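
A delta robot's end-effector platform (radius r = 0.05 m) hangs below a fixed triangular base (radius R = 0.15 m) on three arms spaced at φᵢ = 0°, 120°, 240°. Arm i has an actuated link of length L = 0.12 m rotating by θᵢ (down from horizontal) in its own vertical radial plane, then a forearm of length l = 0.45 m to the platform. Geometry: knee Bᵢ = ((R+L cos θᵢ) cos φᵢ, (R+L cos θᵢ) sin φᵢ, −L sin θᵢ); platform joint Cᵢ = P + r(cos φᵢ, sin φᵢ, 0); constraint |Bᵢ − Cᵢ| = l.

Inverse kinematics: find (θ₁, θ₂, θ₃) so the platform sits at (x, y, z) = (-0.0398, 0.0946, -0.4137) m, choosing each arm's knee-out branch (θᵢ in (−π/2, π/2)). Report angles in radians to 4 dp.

θ₁ = 0.4362, θ₂ = -0.1743, θ₃ = 0.5238

rotate P by −φ1: (-0.0398, 0.0946, -0.4137)
  e−x'=0.1398;  (l²−L²−(e−x')²−y'²−z²)/2L = -0.0481
  θ1 = atan2(B,A) + arccos(C/0.4367) = 0.4362
φ2=120.0° → target in arm frame (0.1018, -0.0128)
  e−x'=-0.0018;  (l²−L²−(e−x')²−y'²−z²)/2L = 0.0699
  γ=atan2(-0.4137,-0.0018)=-1.5752;  ψ=arccos(0.1690)=1.4009;  θ2=γ+ψ≈-0.1743
φ3=240.0° → target in arm frame (-0.0620, -0.0818)
  A cos θ + B sin θ = C:  0.1620·cos θ + -0.4137·sin θ = -0.0666
  √(A²+B²)=0.4443;  θ3 = -1.1975+1.7213 ≈ 0.5238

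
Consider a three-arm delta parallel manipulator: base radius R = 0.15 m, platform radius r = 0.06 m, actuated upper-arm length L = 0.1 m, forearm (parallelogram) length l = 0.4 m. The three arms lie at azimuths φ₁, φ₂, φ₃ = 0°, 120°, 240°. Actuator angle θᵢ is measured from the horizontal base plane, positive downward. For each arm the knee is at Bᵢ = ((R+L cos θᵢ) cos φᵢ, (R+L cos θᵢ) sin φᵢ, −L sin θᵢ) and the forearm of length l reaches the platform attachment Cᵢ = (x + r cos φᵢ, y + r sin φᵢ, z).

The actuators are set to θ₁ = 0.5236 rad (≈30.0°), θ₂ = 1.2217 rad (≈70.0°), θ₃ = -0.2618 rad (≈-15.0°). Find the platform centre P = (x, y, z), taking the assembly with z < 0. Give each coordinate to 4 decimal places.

(0.0042, -0.1823, -0.3615)

arm 1 at φ=0.0°: ρ1 = 0.1766;  S1 = (0.1766, 0.0000, -0.0500)
arm 2 at φ=120.0°: ρ2 = 0.1242;  S2 = (-0.0621, 0.1076, -0.0940)
φ3=240.0°: virtual centre (-0.0933, -0.1616, 0.0259), radius l
eliminate P² terms by subtracting sphere 1 from 2 and 3
linear system: -0.4774x+0.2151y = -0.0094−-0.0879z; -0.5398x+-0.3232y = 0.0018−0.1518z
Cramer: x(z) = 0.0098+0.0156z;  y(z) = -0.0220+0.4435z
quadratic in z: (1.1969)z²+(0.0753)z+(-0.1292)=0, √Δ=0.7901 → z ∈ {-0.3615, 0.2986}; z = -0.3615 (taking z<0)
x = 0.0042, y = -0.1823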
------------------------------
**Work order**. Your answer should consist only of the lines above between the line holding "Inverse kinematics: find" and the line holding "Consider a three-arm", inclusive, each transcribed exactly.

**Output of the task**.
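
Inverse kinematics: find (θ₁, θ₂, θ₃) so the platform sits at (x, y, z) = (-0.0398, 0.0946, -0.4137) m, choosing each arm's knee-out branch (θᵢ in (−π/2, π/2)). Report angles in radians to 4 dp.

θ₁ = 0.4362, θ₂ = -0.1743, θ₃ = 0.5238

rotate P by −φ1: (-0.0398, 0.0946, -0.4137)
  e−x'=0.1398;  (l²−L²−(e−x')²−y'²−z²)/2L = -0.0481
  θ1 = atan2(B,A) + arccos(C/0.4367) = 0.4362
φ2=120.0° → target in arm frame (0.1018, -0.0128)
  e−x'=-0.0018;  (l²−L²−(e−x')²−y'²−z²)/2L = 0.0699
  γ=atan2(-0.4137,-0.0018)=-1.5752;  ψ=arccos(0.1690)=1.4009;  θ2=γ+ψ≈-0.1743
φ3=240.0° → target in arm frame (-0.0620, -0.0818)
  A cos θ + B sin θ = C:  0.1620·cos θ + -0.4137·sin θ = -0.0666
  √(A²+B²)=0.4443;  θ3 = -1.1975+1.7213 ≈ 0.5238

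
Consider a three-arm delta parallel manipulator: base radius R = 0.15 m, platform radius r = 0.06 m, actuated upper-arm length L = 0.1 m, forearm (parallelogram) length l = 0.4 m. The three arms lie at azimuths φ₁, φ₂, φ₃ = 0°, 120°, 240°. Actuator angle θᵢ is measured from the horizontal base plane, positive downward. For each arm the knee is at Bᵢ = ((R+L cos θᵢ) cos φᵢ, (R+L cos θᵢ) sin φᵢ, −L sin θᵢ) and the forearm of length l reaches the platform attachment Cᵢ = (x + r cos φᵢ, y + r sin φᵢ, z).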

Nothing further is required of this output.